* **TASK PROMPT**: Within the listing below, please copy exactly the lines between the line holding "Distance(U, A) = 17.5" and the line holding "K = (-0.90931, -33.092), V", inclusive.

* **RECORD EXCERPTS**:
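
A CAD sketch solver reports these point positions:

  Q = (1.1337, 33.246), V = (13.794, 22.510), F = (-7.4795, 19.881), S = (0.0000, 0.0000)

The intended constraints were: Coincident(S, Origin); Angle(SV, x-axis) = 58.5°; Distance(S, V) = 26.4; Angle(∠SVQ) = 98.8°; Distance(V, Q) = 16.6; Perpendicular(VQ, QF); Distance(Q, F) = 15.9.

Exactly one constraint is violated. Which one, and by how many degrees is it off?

Perpendicular(VQ, QF) — off by 7.50°.

S = (0.00, 0.00) ✓; SV at 58.50° ✓; |SV| = 26.40 ✓; ∠SVQ = 98.80° ✓; |VQ| = 16.60 ✓; ∠(VQ, QF) = 97.50° ✗; |QF| = 15.90 ✓.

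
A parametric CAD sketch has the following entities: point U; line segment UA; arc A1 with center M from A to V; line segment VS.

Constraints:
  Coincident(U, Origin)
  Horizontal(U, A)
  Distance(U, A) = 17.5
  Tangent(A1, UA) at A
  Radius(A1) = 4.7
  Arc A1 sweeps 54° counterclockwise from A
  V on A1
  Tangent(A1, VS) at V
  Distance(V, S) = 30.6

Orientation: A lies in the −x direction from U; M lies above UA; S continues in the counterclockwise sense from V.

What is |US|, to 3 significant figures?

27.0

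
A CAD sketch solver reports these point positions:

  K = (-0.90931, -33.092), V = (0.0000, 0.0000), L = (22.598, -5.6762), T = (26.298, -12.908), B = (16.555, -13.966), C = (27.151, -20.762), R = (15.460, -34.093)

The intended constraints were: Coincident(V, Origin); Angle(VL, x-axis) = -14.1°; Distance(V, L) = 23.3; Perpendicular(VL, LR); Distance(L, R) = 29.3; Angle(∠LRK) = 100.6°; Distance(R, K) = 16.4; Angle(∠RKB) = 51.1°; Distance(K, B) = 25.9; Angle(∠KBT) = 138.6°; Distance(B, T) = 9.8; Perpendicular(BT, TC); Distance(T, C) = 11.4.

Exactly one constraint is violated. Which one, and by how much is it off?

Distance(T, C) = 11.4 — off by 3.50.

V = (0.00, 0.00) ✓; VL at -14.10° ✓; |VL| = 23.30 ✓; ∠(VL, LR) = 90.00° ✓; |LR| = 29.30 ✓; ∠LRK = 100.6° ✓; |RK| = 16.40 ✓; ∠RKB = 51.10° ✓; |KB| = 25.90 ✓; ∠KBT = 138.6° ✓; |BT| = 9.800 ✓; ∠(BT, TC) = 90.00° ✓; |TC| = 7.900 ✗.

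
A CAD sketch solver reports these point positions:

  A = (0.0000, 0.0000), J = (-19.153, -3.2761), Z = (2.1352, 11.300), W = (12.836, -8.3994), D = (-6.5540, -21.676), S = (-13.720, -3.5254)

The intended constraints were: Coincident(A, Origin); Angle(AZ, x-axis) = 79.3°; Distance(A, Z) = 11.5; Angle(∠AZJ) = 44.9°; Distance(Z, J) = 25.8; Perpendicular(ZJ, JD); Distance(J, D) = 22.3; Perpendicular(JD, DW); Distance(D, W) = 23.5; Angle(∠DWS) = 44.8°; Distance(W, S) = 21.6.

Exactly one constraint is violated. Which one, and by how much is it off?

Distance(W, S) = 21.6 — off by 5.40.

A = (0.00, 0.00) ✓; AZ at 79.30° ✓; |AZ| = 11.50 ✓; ∠AZJ = 44.90° ✓; |ZJ| = 25.80 ✓; ∠(ZJ, JD) = 90.00° ✓; |JD| = 22.30 ✓; ∠(JD, DW) = 90.00° ✓; |DW| = 23.50 ✓; ∠DWS = 44.80° ✓; |WS| = 27.00 ✗.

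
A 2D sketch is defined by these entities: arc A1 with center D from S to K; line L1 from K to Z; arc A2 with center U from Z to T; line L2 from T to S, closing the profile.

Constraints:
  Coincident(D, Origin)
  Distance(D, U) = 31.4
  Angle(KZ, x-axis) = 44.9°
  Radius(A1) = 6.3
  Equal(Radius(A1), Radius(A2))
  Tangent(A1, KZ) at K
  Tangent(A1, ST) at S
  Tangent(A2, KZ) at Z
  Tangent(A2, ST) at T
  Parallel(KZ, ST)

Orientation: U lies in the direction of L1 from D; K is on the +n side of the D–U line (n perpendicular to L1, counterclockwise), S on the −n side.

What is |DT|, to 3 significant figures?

32.0

The slot axis is L1's direction at 44.9°, so u = (cos 44.9°, sin 44.9°) = (0.708, 0.706) and n = (−sin 44.9°, cos 44.9°) = (-0.706, 0.708). D is at the origin and U lies 31.4 along u from D, so U = 31.4·u = (22.2, 22.2). Tangency of A1 to both parallel lines with radius 6.3 puts K and S at D ± 6.3·n: K = (-4.45, 4.46), S = (4.45, -4.46). Equal radii place Z and T the same way about U: Z = U + 6.3·n = (17.8, 26.6), T = U − 6.3·n = (26.7, 17.7). Then |DT| = |T − D| = 32.0.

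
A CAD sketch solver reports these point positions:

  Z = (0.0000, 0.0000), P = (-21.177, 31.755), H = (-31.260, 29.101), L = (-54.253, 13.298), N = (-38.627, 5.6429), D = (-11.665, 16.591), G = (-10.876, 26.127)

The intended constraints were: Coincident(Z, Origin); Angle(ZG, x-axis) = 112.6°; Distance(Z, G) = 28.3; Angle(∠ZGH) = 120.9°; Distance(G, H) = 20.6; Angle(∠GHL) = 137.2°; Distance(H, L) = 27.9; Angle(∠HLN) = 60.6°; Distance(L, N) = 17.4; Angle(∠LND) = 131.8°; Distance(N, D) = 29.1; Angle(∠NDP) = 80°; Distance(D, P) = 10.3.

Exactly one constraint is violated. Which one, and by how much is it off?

Distance(D, P) = 10.3 — off by 7.60.

Z = (0.00, 0.00) ✓; ZG at 112.6° ✓; |ZG| = 28.30 ✓; ∠ZGH = 120.9° ✓; |GH| = 20.60 ✓; ∠GHL = 137.2° ✓; |HL| = 27.90 ✓; ∠HLN = 60.60° ✓; |LN| = 17.40 ✓; ∠LND = 131.8° ✓; |ND| = 29.10 ✓; ∠NDP = 80.00° ✓; |DP| = 17.90 ✗.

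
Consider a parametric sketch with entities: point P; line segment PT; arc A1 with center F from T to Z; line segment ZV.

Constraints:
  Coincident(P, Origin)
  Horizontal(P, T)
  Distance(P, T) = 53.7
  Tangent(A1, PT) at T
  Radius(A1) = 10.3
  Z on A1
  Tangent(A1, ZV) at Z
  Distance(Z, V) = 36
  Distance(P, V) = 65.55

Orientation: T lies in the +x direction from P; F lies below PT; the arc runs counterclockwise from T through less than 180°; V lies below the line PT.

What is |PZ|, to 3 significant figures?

44.8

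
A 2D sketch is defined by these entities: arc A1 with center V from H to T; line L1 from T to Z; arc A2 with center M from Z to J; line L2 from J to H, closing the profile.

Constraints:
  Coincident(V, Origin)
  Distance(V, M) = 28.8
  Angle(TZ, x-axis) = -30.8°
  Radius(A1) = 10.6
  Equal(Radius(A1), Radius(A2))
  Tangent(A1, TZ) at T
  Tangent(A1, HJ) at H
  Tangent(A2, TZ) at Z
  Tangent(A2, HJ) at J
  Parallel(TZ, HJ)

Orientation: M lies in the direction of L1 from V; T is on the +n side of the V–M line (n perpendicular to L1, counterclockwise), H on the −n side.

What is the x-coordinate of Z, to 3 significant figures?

30.2

Tangency of A1 to both parallel lines with radius 10.6 puts T and H at V ± 10.6·n: T = (5.43, 9.10), H = (-5.43, -9.10). Equal radii place Z and J the same way about M: Z = M + 10.6·n = (30.2, -5.64), J = M − 10.6·n = (19.3, -23.9). So Z.x = 30.2.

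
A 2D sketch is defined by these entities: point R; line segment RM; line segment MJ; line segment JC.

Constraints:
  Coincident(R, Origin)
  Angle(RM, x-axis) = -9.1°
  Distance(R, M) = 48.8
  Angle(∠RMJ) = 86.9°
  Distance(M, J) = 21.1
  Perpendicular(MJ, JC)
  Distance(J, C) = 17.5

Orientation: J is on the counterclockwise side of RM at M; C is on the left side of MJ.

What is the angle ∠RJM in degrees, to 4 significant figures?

69.25°

R is at the origin; RM runs at -9.1° with length 48.8, so M = 48.8·(cos -9.1°, sin -9.1°) = (48.19, -7.718). ∠RMJ = 86.9°, so MJ runs at -9.1° + (180° − 86.9°) = 84.00° from the x-axis; with |MJ| = 21.1, J = M + 21.1·(cos 84.00°, sin 84.00°) = (50.39, 13.27). Then cos ∠RJM = JR·JM / (|JR||JM|), giving 69.25°.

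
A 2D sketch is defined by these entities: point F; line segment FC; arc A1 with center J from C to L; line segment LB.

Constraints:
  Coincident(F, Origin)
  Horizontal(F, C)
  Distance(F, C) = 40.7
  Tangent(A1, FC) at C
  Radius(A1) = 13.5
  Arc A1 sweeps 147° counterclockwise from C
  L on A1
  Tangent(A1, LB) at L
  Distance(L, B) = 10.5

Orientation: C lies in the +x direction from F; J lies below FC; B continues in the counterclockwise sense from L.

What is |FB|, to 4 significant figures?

52.05

F is at the origin; FC is horizontal with |FC| = 40.7 and C on the +x side, so C = (40.70, 0.000). A1 meets FC tangentially, so JC is at right angles to FC, so J = C + (0, -13.5) = (40.70, -13.50). On A1, C sits at bearing 90° from J; a 147° counterclockwise sweep puts L at bearing 237°, so L = J + 13.5·(cos 237°, sin 237°) = (33.35, -24.82). A1 meets LB tangentially, so JL is at right angles to LB, so LB runs along (−sin 237°, cos 237°); with |LB| = 10.5, B = (42.15, -30.54). Then |FB| = |B − F| = 52.05.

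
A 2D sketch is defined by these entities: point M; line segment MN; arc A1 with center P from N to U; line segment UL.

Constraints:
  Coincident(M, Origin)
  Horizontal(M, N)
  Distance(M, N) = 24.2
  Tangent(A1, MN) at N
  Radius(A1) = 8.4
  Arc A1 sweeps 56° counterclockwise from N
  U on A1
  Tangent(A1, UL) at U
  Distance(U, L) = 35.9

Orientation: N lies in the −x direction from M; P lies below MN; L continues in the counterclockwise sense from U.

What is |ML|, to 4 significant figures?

61.20

M is at the origin; MN is horizontal with |MN| = 24.2 and N on the −x side, so N = (-24.20, 0.000). Since A1 is tangent to MN there, PN ⟂ MN, so P = N + (0, -8.4) = (-24.20, -8.400). On A1, N sits at bearing 90° from P; a 56° counterclockwise sweep puts U at bearing 146°, so U = P + 8.4·(cos 146°, sin 146°) = (-31.16, -3.703). Tangency of A1 to UL means the radius PU is perpendicular to UL, so UL runs along (−sin 146°, cos 146°); with |UL| = 35.9, L = (-51.24, -33.47). Then |ML| = |L − M| = 61.20.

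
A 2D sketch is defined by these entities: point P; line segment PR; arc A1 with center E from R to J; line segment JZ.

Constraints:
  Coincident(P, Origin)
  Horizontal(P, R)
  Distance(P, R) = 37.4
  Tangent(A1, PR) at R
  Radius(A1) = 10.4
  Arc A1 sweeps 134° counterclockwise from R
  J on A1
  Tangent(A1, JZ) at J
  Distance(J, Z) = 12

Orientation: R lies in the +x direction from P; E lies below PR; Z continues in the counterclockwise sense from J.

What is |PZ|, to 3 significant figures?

46.4

P is at the origin; P and R share the same y with |PR| = 37.4 and R on the +x side, so R = (37.4, 0.00). Since A1 is tangent to PR there, ER ⟂ PR, so E = R + (0, -10.4) = (37.4, -10.4). On A1, R sits at bearing 90° from E; a 134° counterclockwise sweep puts J at bearing 224°, so J = E + 10.4·(cos 224°, sin 224°) = (29.9, -17.6). Tangency of A1 to JZ means the radius EJ is perpendicular to JZ, so JZ runs along (−sin 224°, cos 224°); with |JZ| = 12.0, Z = (38.3, -26.3). Then |PZ| = |Z − P| = 46.4.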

* **ANSWER TO THE PROBLEM**:
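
  Distance(U, A) = 17.5
  Tangent(A1, UA) at A
  Radius(A1) = 4.7
  Arc A1 sweeps 54° counterclockwise from A
  V on A1
  Tangent(A1, VS) at V
  Distance(V, S) = 30.6

Orientation: A lies in the −x direction from U; M lies above UA; S continues in the counterclockwise sense from V.

What is |US|, to 3 significant figures?

27.0

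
A CAD sketch solver reports these point positions:

  K = (-0.90931, -33.092), V = (0.0000, 0.0000), L = (22.598, -5.6762), T = (26.298, -12.908), B = (16.555, -13.966), C = (27.151, -20.762), R = (15.460, -34.093)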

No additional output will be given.